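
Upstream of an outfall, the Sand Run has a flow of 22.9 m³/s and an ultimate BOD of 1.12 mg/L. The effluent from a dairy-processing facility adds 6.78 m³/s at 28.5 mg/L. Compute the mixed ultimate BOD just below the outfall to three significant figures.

7.37 mg/L

Flow-weighted mixing: C = (Q_r C_r + Q_w C_w)/(Q_r + Q_w)
= (22.9×1.12 + 6.78×28.5)/(22.9 + 6.78) = 218.9/29.68 = 7.375 mg/L.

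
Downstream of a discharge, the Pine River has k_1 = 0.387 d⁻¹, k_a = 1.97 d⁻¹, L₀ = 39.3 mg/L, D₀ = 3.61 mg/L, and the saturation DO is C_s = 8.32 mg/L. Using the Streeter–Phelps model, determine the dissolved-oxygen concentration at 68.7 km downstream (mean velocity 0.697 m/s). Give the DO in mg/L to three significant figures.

Travel time t = x/v = 68.7 km / (0.697 m/s) = 68700 m / 0.697 m/s = 98570 s = 1.141 d.
k_1 L₀/(k_a−k_1) = 0.387×39.3/(1.97−0.387) = 15.21/1.583 = 9.608 mg/L.
e^(−k_1 t) = e^(−0.387×1.141) = 0.6431; e^(−k_a t) = e^(−1.97×1.141) = 0.1057.
D = 9.608 × (0.6431 − 0.1057) + 3.61 × 0.1057 = 5.163 + 0.3815 = 5.545 mg/L.
DO = C_s − D = 8.32 − 5.545 = 2.775 mg/L.

DO ≈ 2.78 mg/L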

PROBLEM STATEMENT — Reproduce the material above without altering a single character.

SOLUTION FOR THIS EXERCISE —
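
Upstream of an outfall, the Sand Run has a flow of 22.9 m³/s and an ultimate BOD of 1.12 mg/L. The effluent from a dairy-processing facility adds 6.78 m³/s at 28.5 mg/L. Compute the mixed ultimate BOD just below the outfall to three significant figures.

7.37 mg/L

Flow-weighted mixing: C = (Q_r C_r + Q_w C_w)/(Q_r + Q_w)
= (22.9×1.12 + 6.78×28.5)/(22.9 + 6.78) = 218.9/29.68 = 7.375 mg/L.

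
Downstream of a discharge, the Pine River has k_1 = 0.387 d⁻¹, k_a = 1.97 d⁻¹, L₀ = 39.3 mg/L, D₀ = 3.61 mg/L, and the saturation DO is C_s = 8.32 mg/L. Using the Streeter–Phelps model, determine the dissolved-oxygen concentration at 68.7 km downstream (mean velocity 0.697 m/s). Give the DO in mg/L to three significant figures.

Travel time t = x/v = 68.7 km / (0.697 m/s) = 68700 m / 0.697 m/s = 98570 s = 1.141 d.
k_1 L₀/(k_a−k_1) = 0.387×39.3/(1.97−0.387) = 15.21/1.583 = 9.608 mg/L.
e^(−k_1 t) = e^(−0.387×1.141) = 0.6431; e^(−k_a t) = e^(−1.97×1.141) = 0.1057.
D = 9.608 × (0.6431 − 0.1057) + 3.61 × 0.1057 = 5.163 + 0.3815 = 5.545 mg/L.
DO = C_s − D = 8.32 − 5.545 = 2.775 mg/L.

DO ≈ 2.78 mg/L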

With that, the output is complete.